Please copy every line of the records below that holds the word "IXIYY".

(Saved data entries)
....
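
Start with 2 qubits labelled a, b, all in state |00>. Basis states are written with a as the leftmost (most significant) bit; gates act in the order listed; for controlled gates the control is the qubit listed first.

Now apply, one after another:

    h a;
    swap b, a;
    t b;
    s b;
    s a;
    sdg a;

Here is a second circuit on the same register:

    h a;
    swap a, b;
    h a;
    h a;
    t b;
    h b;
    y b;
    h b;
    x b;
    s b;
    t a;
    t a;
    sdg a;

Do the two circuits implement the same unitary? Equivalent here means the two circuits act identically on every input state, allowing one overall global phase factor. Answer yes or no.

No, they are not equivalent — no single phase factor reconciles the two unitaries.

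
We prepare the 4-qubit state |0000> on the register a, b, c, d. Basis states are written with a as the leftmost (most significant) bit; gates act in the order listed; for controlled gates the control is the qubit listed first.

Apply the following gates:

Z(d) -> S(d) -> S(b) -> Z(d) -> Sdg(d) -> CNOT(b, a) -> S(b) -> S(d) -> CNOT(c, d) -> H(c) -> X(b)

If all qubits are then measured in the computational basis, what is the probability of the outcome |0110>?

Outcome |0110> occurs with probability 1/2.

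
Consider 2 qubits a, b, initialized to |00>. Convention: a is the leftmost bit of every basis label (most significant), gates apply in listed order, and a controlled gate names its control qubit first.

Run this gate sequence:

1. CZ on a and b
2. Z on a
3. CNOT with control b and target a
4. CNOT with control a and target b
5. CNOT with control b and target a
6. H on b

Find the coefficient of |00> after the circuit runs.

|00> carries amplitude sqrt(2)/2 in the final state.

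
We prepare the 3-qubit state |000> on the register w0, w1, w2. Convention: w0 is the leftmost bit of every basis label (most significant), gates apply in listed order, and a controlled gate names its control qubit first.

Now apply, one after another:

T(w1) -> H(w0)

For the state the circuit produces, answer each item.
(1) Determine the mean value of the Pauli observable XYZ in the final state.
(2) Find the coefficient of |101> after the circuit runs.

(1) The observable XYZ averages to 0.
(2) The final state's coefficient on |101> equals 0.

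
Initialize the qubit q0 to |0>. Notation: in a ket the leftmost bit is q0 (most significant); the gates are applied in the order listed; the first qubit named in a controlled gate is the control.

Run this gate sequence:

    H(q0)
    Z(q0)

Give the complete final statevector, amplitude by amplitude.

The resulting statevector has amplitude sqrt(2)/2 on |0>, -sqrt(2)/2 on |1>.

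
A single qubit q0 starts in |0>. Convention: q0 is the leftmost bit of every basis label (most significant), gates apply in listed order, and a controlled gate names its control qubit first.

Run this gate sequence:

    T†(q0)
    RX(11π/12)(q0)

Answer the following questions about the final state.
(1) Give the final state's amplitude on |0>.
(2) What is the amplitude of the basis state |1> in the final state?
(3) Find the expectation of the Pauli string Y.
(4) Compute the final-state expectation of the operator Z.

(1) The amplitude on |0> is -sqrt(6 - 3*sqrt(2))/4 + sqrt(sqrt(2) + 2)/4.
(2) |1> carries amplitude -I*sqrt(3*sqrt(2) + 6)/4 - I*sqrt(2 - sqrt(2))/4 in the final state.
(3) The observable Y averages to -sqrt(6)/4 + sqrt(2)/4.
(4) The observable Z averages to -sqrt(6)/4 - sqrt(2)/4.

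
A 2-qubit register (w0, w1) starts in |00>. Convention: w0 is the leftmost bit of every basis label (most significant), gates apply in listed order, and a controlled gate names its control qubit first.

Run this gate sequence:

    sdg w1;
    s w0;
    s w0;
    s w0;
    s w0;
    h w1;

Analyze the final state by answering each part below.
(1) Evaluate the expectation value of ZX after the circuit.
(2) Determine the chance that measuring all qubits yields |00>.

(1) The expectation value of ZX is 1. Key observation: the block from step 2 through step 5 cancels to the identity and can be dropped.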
....
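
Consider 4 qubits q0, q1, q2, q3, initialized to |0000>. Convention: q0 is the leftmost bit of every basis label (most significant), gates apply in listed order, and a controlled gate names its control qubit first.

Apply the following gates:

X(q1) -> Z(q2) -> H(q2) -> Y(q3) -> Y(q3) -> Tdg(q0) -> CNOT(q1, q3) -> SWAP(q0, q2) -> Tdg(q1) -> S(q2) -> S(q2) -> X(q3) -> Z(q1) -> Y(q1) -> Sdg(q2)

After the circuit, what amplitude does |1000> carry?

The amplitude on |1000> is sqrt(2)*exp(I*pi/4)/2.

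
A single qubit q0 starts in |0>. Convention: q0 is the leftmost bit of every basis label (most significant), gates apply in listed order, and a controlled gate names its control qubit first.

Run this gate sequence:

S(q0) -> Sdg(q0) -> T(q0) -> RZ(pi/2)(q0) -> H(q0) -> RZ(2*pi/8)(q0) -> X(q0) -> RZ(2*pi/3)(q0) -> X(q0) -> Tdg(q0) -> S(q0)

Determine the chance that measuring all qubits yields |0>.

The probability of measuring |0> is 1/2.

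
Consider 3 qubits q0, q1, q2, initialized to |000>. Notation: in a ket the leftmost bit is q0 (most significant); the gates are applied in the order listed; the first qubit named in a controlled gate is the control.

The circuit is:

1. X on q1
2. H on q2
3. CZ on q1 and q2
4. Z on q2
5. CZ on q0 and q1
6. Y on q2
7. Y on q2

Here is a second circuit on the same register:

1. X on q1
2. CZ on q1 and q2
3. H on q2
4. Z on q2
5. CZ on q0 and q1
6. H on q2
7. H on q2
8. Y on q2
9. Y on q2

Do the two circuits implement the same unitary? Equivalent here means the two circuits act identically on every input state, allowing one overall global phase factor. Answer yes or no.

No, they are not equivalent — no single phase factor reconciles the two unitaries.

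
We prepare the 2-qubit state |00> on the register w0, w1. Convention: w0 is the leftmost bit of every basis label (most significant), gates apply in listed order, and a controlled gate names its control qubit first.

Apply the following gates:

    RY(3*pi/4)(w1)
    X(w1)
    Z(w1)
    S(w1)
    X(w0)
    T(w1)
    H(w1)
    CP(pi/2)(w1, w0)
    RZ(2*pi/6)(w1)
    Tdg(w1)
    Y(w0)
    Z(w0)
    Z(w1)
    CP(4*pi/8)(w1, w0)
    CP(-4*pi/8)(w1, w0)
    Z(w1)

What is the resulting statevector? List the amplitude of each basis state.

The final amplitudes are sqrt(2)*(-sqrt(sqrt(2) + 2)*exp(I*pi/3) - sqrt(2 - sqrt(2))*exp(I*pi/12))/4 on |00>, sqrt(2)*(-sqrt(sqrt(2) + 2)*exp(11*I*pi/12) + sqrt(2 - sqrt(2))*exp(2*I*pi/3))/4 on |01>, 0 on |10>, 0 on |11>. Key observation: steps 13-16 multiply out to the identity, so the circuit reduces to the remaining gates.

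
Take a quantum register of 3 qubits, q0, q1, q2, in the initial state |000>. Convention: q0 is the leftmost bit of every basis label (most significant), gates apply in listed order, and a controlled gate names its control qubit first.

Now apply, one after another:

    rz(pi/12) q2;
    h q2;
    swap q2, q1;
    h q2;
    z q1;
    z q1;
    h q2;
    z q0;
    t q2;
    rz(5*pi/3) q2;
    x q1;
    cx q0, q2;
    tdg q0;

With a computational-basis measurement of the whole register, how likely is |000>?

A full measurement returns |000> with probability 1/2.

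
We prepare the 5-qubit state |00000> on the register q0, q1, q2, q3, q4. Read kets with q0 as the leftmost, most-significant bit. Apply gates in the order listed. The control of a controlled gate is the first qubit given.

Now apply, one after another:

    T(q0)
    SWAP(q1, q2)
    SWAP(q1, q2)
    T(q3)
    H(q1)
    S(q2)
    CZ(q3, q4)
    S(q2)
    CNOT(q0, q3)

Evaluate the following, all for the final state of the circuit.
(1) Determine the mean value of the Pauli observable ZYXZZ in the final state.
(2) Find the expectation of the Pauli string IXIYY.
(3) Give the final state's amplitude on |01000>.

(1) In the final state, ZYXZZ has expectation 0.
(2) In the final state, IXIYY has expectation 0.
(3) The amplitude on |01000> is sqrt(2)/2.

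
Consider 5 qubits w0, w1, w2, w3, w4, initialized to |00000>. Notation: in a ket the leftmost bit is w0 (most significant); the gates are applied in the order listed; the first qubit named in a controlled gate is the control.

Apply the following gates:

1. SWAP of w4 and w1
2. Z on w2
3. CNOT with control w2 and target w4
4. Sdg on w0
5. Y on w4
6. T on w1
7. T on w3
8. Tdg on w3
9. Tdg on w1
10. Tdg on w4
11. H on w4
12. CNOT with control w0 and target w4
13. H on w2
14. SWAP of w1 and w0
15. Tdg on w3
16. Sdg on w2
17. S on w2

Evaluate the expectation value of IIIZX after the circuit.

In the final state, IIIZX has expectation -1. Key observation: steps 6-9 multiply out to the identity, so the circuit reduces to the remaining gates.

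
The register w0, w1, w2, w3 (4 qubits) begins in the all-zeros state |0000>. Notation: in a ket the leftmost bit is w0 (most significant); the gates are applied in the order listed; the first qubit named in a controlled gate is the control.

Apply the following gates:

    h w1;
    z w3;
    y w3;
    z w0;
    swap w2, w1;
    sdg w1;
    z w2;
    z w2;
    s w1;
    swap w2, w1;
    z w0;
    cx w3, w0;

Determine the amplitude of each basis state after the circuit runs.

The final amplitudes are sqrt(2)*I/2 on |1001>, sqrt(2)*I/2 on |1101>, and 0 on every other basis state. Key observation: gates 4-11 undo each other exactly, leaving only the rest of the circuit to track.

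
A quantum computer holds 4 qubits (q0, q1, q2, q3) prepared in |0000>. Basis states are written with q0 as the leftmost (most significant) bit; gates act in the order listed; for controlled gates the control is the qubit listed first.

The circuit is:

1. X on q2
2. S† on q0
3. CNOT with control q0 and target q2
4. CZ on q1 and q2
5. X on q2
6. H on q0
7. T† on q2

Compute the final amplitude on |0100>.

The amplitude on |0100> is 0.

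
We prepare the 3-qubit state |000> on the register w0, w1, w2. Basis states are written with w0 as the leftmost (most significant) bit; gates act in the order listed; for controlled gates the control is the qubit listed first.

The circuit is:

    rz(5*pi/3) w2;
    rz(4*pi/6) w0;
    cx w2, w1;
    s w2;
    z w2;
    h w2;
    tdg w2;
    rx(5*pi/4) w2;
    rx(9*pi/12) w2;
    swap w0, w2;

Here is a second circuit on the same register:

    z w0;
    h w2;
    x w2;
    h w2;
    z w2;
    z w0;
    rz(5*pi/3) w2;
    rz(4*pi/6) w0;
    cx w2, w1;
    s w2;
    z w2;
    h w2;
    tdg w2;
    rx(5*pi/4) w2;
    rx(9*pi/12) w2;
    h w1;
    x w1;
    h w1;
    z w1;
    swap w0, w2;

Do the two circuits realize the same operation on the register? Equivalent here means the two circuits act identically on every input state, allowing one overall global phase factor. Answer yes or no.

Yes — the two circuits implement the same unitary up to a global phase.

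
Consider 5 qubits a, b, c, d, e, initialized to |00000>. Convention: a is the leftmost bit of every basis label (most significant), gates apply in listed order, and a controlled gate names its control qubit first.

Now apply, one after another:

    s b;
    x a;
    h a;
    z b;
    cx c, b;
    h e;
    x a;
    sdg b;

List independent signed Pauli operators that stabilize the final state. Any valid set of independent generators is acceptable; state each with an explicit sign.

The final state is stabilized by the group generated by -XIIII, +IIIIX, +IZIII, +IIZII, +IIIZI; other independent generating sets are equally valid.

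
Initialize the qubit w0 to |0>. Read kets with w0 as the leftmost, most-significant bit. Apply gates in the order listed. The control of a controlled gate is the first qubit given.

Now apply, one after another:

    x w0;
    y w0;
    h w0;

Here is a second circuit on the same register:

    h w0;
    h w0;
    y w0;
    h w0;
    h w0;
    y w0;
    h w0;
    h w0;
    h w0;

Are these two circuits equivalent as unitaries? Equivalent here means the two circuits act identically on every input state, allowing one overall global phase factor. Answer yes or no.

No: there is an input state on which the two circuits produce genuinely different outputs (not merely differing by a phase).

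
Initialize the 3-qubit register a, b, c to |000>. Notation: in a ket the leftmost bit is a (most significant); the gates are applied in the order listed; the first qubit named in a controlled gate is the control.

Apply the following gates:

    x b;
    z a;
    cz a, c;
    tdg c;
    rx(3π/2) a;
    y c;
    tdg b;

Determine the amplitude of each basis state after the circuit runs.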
....
> _PROBLEM SOLUTION_
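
(2) Find the expectation of the Pauli string IXIYY.
(2) In the final state, IXIYY has expectation 0.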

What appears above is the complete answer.